#### [Exercise aim]
Your task is to count the lines of the records that contain "reaching". Answer with the number and nothing else.

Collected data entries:
○ ○ ○ ○
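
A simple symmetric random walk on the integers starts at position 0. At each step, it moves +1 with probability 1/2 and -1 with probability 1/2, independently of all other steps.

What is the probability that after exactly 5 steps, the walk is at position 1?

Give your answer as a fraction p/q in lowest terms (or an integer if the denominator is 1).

Answer: 5/16

Derivation:
To reach position 1 after 5 steps: need 3 steps of +1 and 2 of -1.
Favorable paths: C(5,3) = 10
Total paths: 2^5 = 32
P = 10/32 = 5/16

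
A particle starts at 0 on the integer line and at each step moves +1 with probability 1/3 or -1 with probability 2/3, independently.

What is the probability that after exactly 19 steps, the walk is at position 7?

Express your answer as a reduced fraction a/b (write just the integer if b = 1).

Answer: 578816/387420489

Derivation:
To reach position 7 after 19 steps: need 13 steps of +1 and 6 steps of -1.
Number of such sequences: C(19,13) = 27132
Each has probability (1/3)^13 · (2/3)^6 = 64/1162261467
P = 27132 · 64/1162261467 = 578816/387420489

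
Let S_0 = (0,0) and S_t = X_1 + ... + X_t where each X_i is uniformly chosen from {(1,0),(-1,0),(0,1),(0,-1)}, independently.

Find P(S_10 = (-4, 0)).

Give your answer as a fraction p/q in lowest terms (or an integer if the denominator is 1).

Answer: 225/16384

Derivation:
Let h be the number of horizontal steps (so 10-h are vertical). To end at (-4,0) need (h-4)/2 right-steps and ((10-h)+0)/2 up-steps.
Sum over h with 4 ≤ h ≤ 10, h ≡ 0 (mod 2), 10-h ≡ 0 (mod 2):
h=4: C(10,4)·C(4,0)·C(6,3) = 210·1·20 = 4200
h=6: C(10,6)·C(6,1)·C(4,2) = 210·6·6 = 7560
h=8: C(10,8)·C(8,2)·C(2,1) = 45·28·2 = 2520
h=10: C(10,10)·C(10,3)·C(0,0) = 1·120·1 = 120
Total favorable: 14400
Total paths: 4^10 = 1048576
P = 14400/1048576 = 225/16384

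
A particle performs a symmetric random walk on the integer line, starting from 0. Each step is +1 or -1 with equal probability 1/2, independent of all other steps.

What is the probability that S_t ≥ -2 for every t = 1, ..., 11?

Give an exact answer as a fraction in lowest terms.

Answer: 627/1024

Derivation:
Let f(t,s) = #length-t paths at position s with S_1..S_t all ≥ -2.
f(t,s) = f(t-1,s-1) + f(t-1,s+1) for s ≥ -2; f(t,s) = 0 for s < -2.
t=0: f(0,0)=1
t=1: f(1,-1)=1 f(1,1)=1
t=2: f(2,-2)=1 f(2,0)=2 f(2,2)=1
t=3: f(3,-1)=3 f(3,1)=3 f(3,3)=1
t=4: f(4,-2)=3 f(4,0)=6 f(4,2)=4 f(4,4)=1
t=5: f(5,-1)=9 f(5,1)=10 f(5,3)=5 f(5,5)=1
t=6: f(6,-2)=9 f(6,0)=19 f(6,2)=15 f(6,4)=6 f(6,6)=1
t=7: f(7,-1)=28 f(7,1)=34 f(7,3)=21 f(7,5)=7 f(7,7)=1
t=8: f(8,-2)=28 f(8,0)=62 f(8,2)=55 f(8,4)=28 f(8,6)=8 f(8,8)=1
t=9: f(9,-1)=90 f(9,1)=117 f(9,3)=83 f(9,5)=36 f(9,7)=9 f(9,9)=1
t=10: f(10,-2)=90 f(10,0)=207 f(10,2)=200 f(10,4)=119 f(10,6)=45 f(10,8)=10 f(10,10)=1
t=11: f(11,-1)=297 f(11,1)=407 f(11,3)=319 f(11,5)=164 f(11,7)=55 f(11,9)=11 f(11,11)=1
Σ_s f(11,s) = 1254
P = 1254/2048 = 627/1024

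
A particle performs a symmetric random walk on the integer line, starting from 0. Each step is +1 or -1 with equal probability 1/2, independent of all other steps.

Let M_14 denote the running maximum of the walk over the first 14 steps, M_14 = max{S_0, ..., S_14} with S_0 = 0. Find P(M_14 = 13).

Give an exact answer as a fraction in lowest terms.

Answer: 1/16384

Derivation:
Let M_14 = max(S_0,...,S_14). Use the reflection principle: for j ≥ 1, #{paths with M_14 ≥ j} = #{S_14 ≥ j} + #{S_14 ≥ j+1}.
By reflection, #{M_14 ≥ 13} = #{S_14 ≥ 13} + #{S_14 ≥ 14} = 1 + 1 = 2.
#{M_14 ≥ 14} = #{S_14 ≥ 14} + #{S_14 ≥ 15} = 1 + 0 = 1.
#{M_14 = 13} = 2 - 1 = 1.
P(M_14 = 13) = 1/16384 = 1/16384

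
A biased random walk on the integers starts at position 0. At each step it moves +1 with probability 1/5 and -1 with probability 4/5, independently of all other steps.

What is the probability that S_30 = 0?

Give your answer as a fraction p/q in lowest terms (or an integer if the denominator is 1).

Answer: 33311233771831296/186264514923095703125

Derivation:
To be at 0 after 30 steps: need exactly 15 steps of +1 and 15 of -1.
Number of such sequences: C(30,15) = 155117520
Each has probability (1/5)^15 · (4/5)^15 = 1073741824/931322574615478515625
P = 155117520 · 1073741824/931322574615478515625 = 33311233771831296/186264514923095703125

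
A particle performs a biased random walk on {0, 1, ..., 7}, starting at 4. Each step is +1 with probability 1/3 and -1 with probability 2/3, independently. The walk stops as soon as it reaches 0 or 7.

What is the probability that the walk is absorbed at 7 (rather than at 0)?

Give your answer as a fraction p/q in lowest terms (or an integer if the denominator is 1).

Answer: 15/127

Derivation:
Biased walk: p = 1/3, q = 2/3, r = q/p = 2
Gambler's ruin: P(hit 7 before 0 | start at 4) = (1 - r^a)/(1 - r^N)
r^4 = 16; r^7 = 128
P = (1 - 16) / (1 - 128) = -15 / -127 = 15/127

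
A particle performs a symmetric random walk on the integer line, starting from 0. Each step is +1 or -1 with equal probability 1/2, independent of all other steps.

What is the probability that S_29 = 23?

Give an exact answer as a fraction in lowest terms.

Answer: 1827/268435456

Derivation:
To reach position 23 after 29 steps: need 26 steps of +1 and 3 of -1.
Favorable paths: C(29,26) = 3654
Total paths: 2^29 = 536870912
P = 3654/536870912 = 1827/268435456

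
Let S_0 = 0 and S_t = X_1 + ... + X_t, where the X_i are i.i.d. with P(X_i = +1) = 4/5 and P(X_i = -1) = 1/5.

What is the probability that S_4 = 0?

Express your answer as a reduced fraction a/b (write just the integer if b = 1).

Answer: 96/625

Derivation:
To be at 0 after 4 steps: need exactly 2 steps of +1 and 2 of -1.
Number of such sequences: C(4,2) = 6
Each has probability (4/5)^2 · (1/5)^2 = 16/625
P = 6 · 16/625 = 96/625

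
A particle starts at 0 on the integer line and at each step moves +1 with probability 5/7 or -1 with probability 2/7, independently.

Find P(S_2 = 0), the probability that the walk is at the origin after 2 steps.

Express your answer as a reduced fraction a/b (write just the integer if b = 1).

Answer: 20/49

Derivation:
To be at 0 after 2 steps: need exactly 1 step of +1 and 1 of -1.
Number of such sequences: C(2,1) = 2
Each has probability (5/7)^1 · (2/7)^1 = 10/49
P = 2 · 10/49 = 20/49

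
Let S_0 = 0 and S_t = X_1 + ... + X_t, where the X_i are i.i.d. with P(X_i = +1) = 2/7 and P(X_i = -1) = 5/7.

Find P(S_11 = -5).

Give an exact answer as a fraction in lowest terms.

To reach position -5 after 11 steps: need 3 steps of +1 and 8 steps of -1.
Number of such sequences: C(11,3) = 165
Each has probability (2/7)^3 · (5/7)^8 = 3125000/1977326743
P = 165 · 3125000/1977326743 = 515625000/1977326743

Answer: 515625000/1977326743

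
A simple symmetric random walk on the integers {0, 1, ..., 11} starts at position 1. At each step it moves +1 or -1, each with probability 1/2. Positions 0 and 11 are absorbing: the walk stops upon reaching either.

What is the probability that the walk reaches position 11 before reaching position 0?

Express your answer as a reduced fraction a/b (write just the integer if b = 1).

Answer: 1/11

Derivation:
Symmetric walk (p = 1/2): the harmonic-function argument gives P(hit 11 before 0 | start at 1) = a/N.
P = 1/11 = 1/11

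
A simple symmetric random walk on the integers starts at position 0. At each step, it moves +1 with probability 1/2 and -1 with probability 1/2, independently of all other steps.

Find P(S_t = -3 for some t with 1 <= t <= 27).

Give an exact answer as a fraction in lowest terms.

Answer: 19179317/33554432

Derivation:
Count via complement. Let g(t,s) = #length-t paths at position s with S_1..S_t all ≠ -3.
g(t,s) = g(t-1,s-1) + g(t-1,s+1) for s ≠ -3; g(t,-3) = 0.
t=0: g(0,0)=1
t=1: g(1,-1)=1 g(1,1)=1
t=2: g(2,-2)=1 g(2,0)=2 g(2,2)=1
t=3: g(3,-1)=3 g(3,1)=3 g(3,3)=1
t=4: g(4,-2)=3 g(4,0)=6 g(4,2)=4 g(4,4)=1
t=5: g(5,-1)=9 g(5,1)=10 g(5,3)=5 g(5,5)=1
t=6: g(6,-2)=9 g(6,0)=19 g(6,2)=15 g(6,4)=6 g(6,6)=1
t=7: g(7,-1)=28 g(7,1)=34 g(7,3)=21 g(7,5)=7 g(7,7)=1
t=8: g(8,-2)=28 g(8,0)=62 g(8,2)=55 g(8,4)=28 g(8,6)=8 g(8,8)=1
t=9: g(9,-1)=90 g(9,1)=117 g(9,3)=83 g(9,5)=36 g(9,7)=9 g(9,9)=1
t=10: g(10,-2)=90 g(10,0)=207 g(10,2)=200 g(10,4)=119 g(10,6)=45 g(10,8)=10 g(10,10)=1
t=11: g(11,-1)=297 g(11,1)=407 g(11,3)=319 g(11,5)=164 g(11,7)=55 g(11,9)=11 g(11,11)=1
t=12: g(12,-2)=297 g(12,0)=704 g(12,2)=726 g(12,4)=483 g(12,6)=219 g(12,8)=66 g(12,10)=12 g(12,12)=1
t=13: g(13,-1)=1001 g(13,1)=1430 g(13,3)=1209 g(13,5)=702 g(13,7)=285 g(13,9)=78 g(13,11)=13 g(13,13)=1
t=14: g(14,-2)=1001 g(14,0)=2431 g(14,2)=2639 g(14,4)=1911 g(14,6)=987 g(14,8)=363 g(14,10)=91 g(14,12)=14 g(14,14)=1
t=15: g(15,-1)=3432 g(15,1)=5070 g(15,3)=4550 g(15,5)=2898 g(15,7)=1350 g(15,9)=454 g(15,11)=105 g(15,13)=15 g(15,15)=1
t=16: g(16,-2)=3432 g(16,0)=8502 g(16,2)=9620 g(16,4)=7448 g(16,6)=4248 g(16,8)=1804 g(16,10)=559 g(16,12)=120 g(16,14)=16 g(16,16)=1
t=17: g(17,-1)=11934 g(17,1)=18122 g(17,3)=17068 g(17,5)=11696 g(17,7)=6052 g(17,9)=2363 g(17,11)=679 g(17,13)=136 g(17,15)=17 g(17,17)=1
t=18: g(18,-2)=11934 g(18,0)=30056 g(18,2)=35190 g(18,4)=28764 g(18,6)=17748 g(18,8)=8415 g(18,10)=3042 g(18,12)=815 g(18,14)=153 g(18,16)=18 g(18,18)=1
t=19: g(19,-1)=41990 g(19,1)=65246 g(19,3)=63954 g(19,5)=46512 g(19,7)=26163 g(19,9)=11457 g(19,11)=3857 g(19,13)=968 g(19,15)=171 g(19,17)=19 g(19,19)=1
t=20: g(20,-2)=41990 g(20,0)=107236 g(20,2)=129200 g(20,4)=110466 g(20,6)=72675 g(20,8)=37620 g(20,10)=15314 g(20,12)=4825 g(20,14)=1139 g(20,16)=190 g(20,18)=20 g(20,20)=1
t=21: g(21,-1)=149226 g(21,1)=236436 g(21,3)=239666 g(21,5)=183141 g(21,7)=110295 g(21,9)=52934 g(21,11)=20139 g(21,13)=5964 g(21,15)=1329 g(21,17)=210 g(21,19)=21 g(21,21)=1
t=22: g(22,-2)=149226 g(22,0)=385662 g(22,2)=476102 g(22,4)=422807 g(22,6)=293436 g(22,8)=163229 g(22,10)=73073 g(22,12)=26103 g(22,14)=7293 g(22,16)=1539 g(22,18)=231 g(22,20)=22 g(22,22)=1
t=23: g(23,-1)=534888 g(23,1)=861764 g(23,3)=898909 g(23,5)=716243 g(23,7)=456665 g(23,9)=236302 g(23,11)=99176 g(23,13)=33396 g(23,15)=8832 g(23,17)=1770 g(23,19)=253 g(23,21)=23 g(23,23)=1
t=24: g(24,-2)=534888 g(24,0)=1396652 g(24,2)=1760673 g(24,4)=1615152 g(24,6)=1172908 g(24,8)=692967 g(24,10)=335478 g(24,12)=132572 g(24,14)=42228 g(24,16)=10602 g(24,18)=2023 g(24,20)=276 g(24,22)=24 g(24,24)=1
t=25: g(25,-1)=1931540 g(25,1)=3157325 g(25,3)=3375825 g(25,5)=2788060 g(25,7)=1865875 g(25,9)=1028445 g(25,11)=468050 g(25,13)=174800 g(25,15)=52830 g(25,17)=12625 g(25,19)=2299 g(25,21)=300 g(25,23)=25 g(25,25)=1
t=26: g(26,-2)=1931540 g(26,0)=5088865 g(26,2)=6533150 g(26,4)=6163885 g(26,6)=4653935 g(26,8)=2894320 g(26,10)=1496495 g(26,12)=642850 g(26,14)=227630 g(26,16)=65455 g(26,18)=14924 g(26,20)=2599 g(26,22)=325 g(26,24)=26 g(26,26)=1
t=27: g(27,-1)=7020405 g(27,1)=11622015 g(27,3)=12697035 g(27,5)=10817820 g(27,7)=7548255 g(27,9)=4390815 g(27,11)=2139345 g(27,13)=870480 g(27,15)=293085 g(27,17)=80379 g(27,19)=17523 g(27,21)=2924 g(27,23)=351 g(27,25)=27 g(27,27)=1
Paths never hitting -3: Σ_s g(27,s) = 57500460
Paths hitting -3: 2^27 - 57500460 = 76717268
P = 76717268/134217728 = 19179317/33554432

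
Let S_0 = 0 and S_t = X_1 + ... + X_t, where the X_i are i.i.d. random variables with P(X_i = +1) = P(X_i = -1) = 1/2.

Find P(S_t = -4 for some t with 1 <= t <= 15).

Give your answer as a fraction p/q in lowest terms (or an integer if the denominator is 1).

Answer: 309/1024

Derivation:
Count via complement. Let g(t,s) = #length-t paths at position s with S_1..S_t all ≠ -4.
g(t,s) = g(t-1,s-1) + g(t-1,s+1) for s ≠ -4; g(t,-4) = 0.
t=0: g(0,0)=1
t=1: g(1,-1)=1 g(1,1)=1
t=2: g(2,-2)=1 g(2,0)=2 g(2,2)=1
t=3: g(3,-3)=1 g(3,-1)=3 g(3,1)=3 g(3,3)=1
t=4: g(4,-2)=4 g(4,0)=6 g(4,2)=4 g(4,4)=1
t=5: g(5,-3)=4 g(5,-1)=10 g(5,1)=10 g(5,3)=5 g(5,5)=1
t=6: g(6,-2)=14 g(6,0)=20 g(6,2)=15 g(6,4)=6 g(6,6)=1
t=7: g(7,-3)=14 g(7,-1)=34 g(7,1)=35 g(7,3)=21 g(7,5)=7 g(7,7)=1
t=8: g(8,-2)=48 g(8,0)=69 g(8,2)=56 g(8,4)=28 g(8,6)=8 g(8,8)=1
t=9: g(9,-3)=48 g(9,-1)=117 g(9,1)=125 g(9,3)=84 g(9,5)=36 g(9,7)=9 g(9,9)=1
t=10: g(10,-2)=165 g(10,0)=242 g(10,2)=209 g(10,4)=120 g(10,6)=45 g(10,8)=10 g(10,10)=1
t=11: g(11,-3)=165 g(11,-1)=407 g(11,1)=451 g(11,3)=329 g(11,5)=165 g(11,7)=55 g(11,9)=11 g(11,11)=1
t=12: g(12,-2)=572 g(12,0)=858 g(12,2)=780 g(12,4)=494 g(12,6)=220 g(12,8)=66 g(12,10)=12 g(12,12)=1
t=13: g(13,-3)=572 g(13,-1)=1430 g(13,1)=1638 g(13,3)=1274 g(13,5)=714 g(13,7)=286 g(13,9)=78 g(13,11)=13 g(13,13)=1
t=14: g(14,-2)=2002 g(14,0)=3068 g(14,2)=2912 g(14,4)=1988 g(14,6)=1000 g(14,8)=364 g(14,10)=91 g(14,12)=14 g(14,14)=1
t=15: g(15,-3)=2002 g(15,-1)=5070 g(15,1)=5980 g(15,3)=4900 g(15,5)=2988 g(15,7)=1364 g(15,9)=455 g(15,11)=105 g(15,13)=15 g(15,15)=1
Paths never hitting -4: Σ_s g(15,s) = 22880
Paths hitting -4: 2^15 - 22880 = 9888
P = 9888/32768 = 309/1024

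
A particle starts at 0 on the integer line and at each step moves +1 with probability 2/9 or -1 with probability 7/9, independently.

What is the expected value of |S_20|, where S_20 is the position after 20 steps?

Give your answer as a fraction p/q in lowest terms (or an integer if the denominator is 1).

S_20 takes values m ≡ 0 (mod 2) with |m| ≤ 20; P(S_20=m) = C(20,(20+m)/2) · (2/9)^((20+m)/2) · (7/9)^((20-m)/2).
Distribution: P(S=-20)=79792266297612001/12157665459056928801, P(S=-18)=455955807414925720/12157665459056928801, P(S=-16)=1237594334411941240/12157665459056928801, P(S=-14)=707196762521109280/4052555153018976267, P(S=-12)=858738925918489840/4052555153018976267, P(S=-10)=785132732268333568/4052555153018976267, P(S=-8)=560809094477381120/4052555153018976267, P(S=-6)=320462339701360640/4052555153018976267, P(S=-4)=148786086289917440/4052555153018976267, P(S=-2)=170041241474191360/12157665459056928801, P(S=0)=53441533034745856/12157665459056928801, P(S=2)=13880917671362560/12157665459056928801, P(S=4)=991494119383040/4052555153018976267, P(S=6)=174328636375040/4052555153018976267, P(S=8)=24904090910720/4052555153018976267, P(S=10)=2846181818368/4052555153018976267, P(S=12)=254123376640/4052555153018976267, P(S=14)=17083924480/4052555153018976267, P(S=16)=2440560640/12157665459056928801, P(S=18)=73400320/12157665459056928801, P(S=20)=1048576/12157665459056928801
E[|S_20|] = Σ_m |m|·P(S_20=m) = 135172153107747239620/12157665459056928801

Answer: 135172153107747239620/12157665459056928801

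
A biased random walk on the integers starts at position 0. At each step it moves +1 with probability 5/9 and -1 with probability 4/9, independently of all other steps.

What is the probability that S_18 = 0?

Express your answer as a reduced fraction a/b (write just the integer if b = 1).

Answer: 24893440000000000/150094635296999121

Derivation:
To be at 0 after 18 steps: need exactly 9 steps of +1 and 9 of -1.
Number of such sequences: C(18,9) = 48620
Each has probability (5/9)^9 · (4/9)^9 = 512000000000/150094635296999121
P = 48620 · 512000000000/150094635296999121 = 24893440000000000/150094635296999121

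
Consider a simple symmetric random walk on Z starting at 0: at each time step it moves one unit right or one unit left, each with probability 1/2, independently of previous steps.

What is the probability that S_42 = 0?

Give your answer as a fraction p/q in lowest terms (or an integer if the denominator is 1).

To return to 0 after 42 steps: need exactly 21 steps of +1 and 21 of -1.
Favorable paths: C(42,21) = 538257874440
Total paths: 2^42 = 4398046511104
P = 538257874440/4398046511104 = 67282234305/549755813888

Answer: 67282234305/549755813888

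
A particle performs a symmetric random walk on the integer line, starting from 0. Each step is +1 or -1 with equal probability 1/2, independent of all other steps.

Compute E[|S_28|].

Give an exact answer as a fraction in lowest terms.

Answer: 35102025/8388608

Derivation:
S_28 takes values m ≡ 0 (mod 2) with |m| ≤ 28; P(S_28=m) = C(28,(28+m)/2)/2^28.
Total paths: 2^28 = 268435456
Distribution: P(S=-28)=1/268435456, P(S=-26)=28/268435456, P(S=-24)=378/268435456, P(S=-22)=3276/268435456, P(S=-20)=20475/268435456, P(S=-18)=98280/268435456, P(S=-16)=376740/268435456, P(S=-14)=1184040/268435456, P(S=-12)=3108105/268435456, P(S=-10)=6906900/268435456, P(S=-8)=13123110/268435456, P(S=-6)=21474180/268435456, P(S=-4)=30421755/268435456, P(S=-2)=37442160/268435456, P(S=0)=40116600/268435456, P(S=2)=37442160/268435456, P(S=4)=30421755/268435456, P(S=6)=21474180/268435456, P(S=8)=13123110/268435456, P(S=10)=6906900/268435456, P(S=12)=3108105/268435456, P(S=14)=1184040/268435456, P(S=16)=376740/268435456, P(S=18)=98280/268435456, P(S=20)=20475/268435456, P(S=22)=3276/268435456, P(S=24)=378/268435456, P(S=26)=28/268435456, P(S=28)=1/268435456
E[|S_28|] = Σ_m |m|·P(S_28=m) = 1123264800/268435456 = 35102025/8388608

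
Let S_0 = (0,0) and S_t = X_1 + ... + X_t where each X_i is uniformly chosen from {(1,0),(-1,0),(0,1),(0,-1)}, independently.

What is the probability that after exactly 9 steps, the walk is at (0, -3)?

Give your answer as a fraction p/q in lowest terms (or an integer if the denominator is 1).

Answer: 441/16384

Derivation:
Let h be the number of horizontal steps (so 9-h are vertical). To end at (0,-3) need (h+0)/2 right-steps and ((9-h)-3)/2 up-steps.
Sum over h with 0 ≤ h ≤ 6, h ≡ 0 (mod 2), 9-h ≡ 1 (mod 2):
h=0: C(9,0)·C(0,0)·C(9,3) = 1·1·84 = 84
h=2: C(9,2)·C(2,1)·C(7,2) = 36·2·21 = 1512
h=4: C(9,4)·C(4,2)·C(5,1) = 126·6·5 = 3780
h=6: C(9,6)·C(6,3)·C(3,0) = 84·20·1 = 1680
Total favorable: 7056
Total paths: 4^9 = 262144
P = 7056/262144 = 441/16384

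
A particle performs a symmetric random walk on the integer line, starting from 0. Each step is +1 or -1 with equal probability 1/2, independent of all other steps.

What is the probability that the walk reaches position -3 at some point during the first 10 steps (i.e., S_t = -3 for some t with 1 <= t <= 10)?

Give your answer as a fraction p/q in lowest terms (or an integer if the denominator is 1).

Answer: 11/32

Derivation:
Count via complement. Let g(t,s) = #length-t paths at position s with S_1..S_t all ≠ -3.
g(t,s) = g(t-1,s-1) + g(t-1,s+1) for s ≠ -3; g(t,-3) = 0.
t=0: g(0,0)=1
t=1: g(1,-1)=1 g(1,1)=1
t=2: g(2,-2)=1 g(2,0)=2 g(2,2)=1
t=3: g(3,-1)=3 g(3,1)=3 g(3,3)=1
t=4: g(4,-2)=3 g(4,0)=6 g(4,2)=4 g(4,4)=1
t=5: g(5,-1)=9 g(5,1)=10 g(5,3)=5 g(5,5)=1
t=6: g(6,-2)=9 g(6,0)=19 g(6,2)=15 g(6,4)=6 g(6,6)=1
t=7: g(7,-1)=28 g(7,1)=34 g(7,3)=21 g(7,5)=7 g(7,7)=1
t=8: g(8,-2)=28 g(8,0)=62 g(8,2)=55 g(8,4)=28 g(8,6)=8 g(8,8)=1
t=9: g(9,-1)=90 g(9,1)=117 g(9,3)=83 g(9,5)=36 g(9,7)=9 g(9,9)=1
t=10: g(10,-2)=90 g(10,0)=207 g(10,2)=200 g(10,4)=119 g(10,6)=45 g(10,8)=10 g(10,10)=1
Paths never hitting -3: Σ_s g(10,s) = 672
Paths hitting -3: 2^10 - 672 = 352
P = 352/1024 = 11/32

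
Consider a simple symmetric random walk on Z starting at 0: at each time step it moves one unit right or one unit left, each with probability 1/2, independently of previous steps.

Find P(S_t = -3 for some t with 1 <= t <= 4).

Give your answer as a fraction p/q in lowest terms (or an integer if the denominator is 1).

Count via complement. Let g(t,s) = #length-t paths at position s with S_1..S_t all ≠ -3.
g(t,s) = g(t-1,s-1) + g(t-1,s+1) for s ≠ -3; g(t,-3) = 0.
t=0: g(0,0)=1
t=1: g(1,-1)=1 g(1,1)=1
t=2: g(2,-2)=1 g(2,0)=2 g(2,2)=1
t=3: g(3,-1)=3 g(3,1)=3 g(3,3)=1
t=4: g(4,-2)=3 g(4,0)=6 g(4,2)=4 g(4,4)=1
Paths never hitting -3: Σ_s g(4,s) = 14
Paths hitting -3: 2^4 - 14 = 2
P = 2/16 = 1/8

Answer: 1/8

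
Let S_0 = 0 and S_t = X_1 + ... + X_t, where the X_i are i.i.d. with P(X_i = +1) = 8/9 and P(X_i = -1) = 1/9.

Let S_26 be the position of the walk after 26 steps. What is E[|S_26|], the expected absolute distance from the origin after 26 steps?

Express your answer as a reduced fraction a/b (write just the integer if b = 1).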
○ ○ ○ ○
#### [Answer section]
2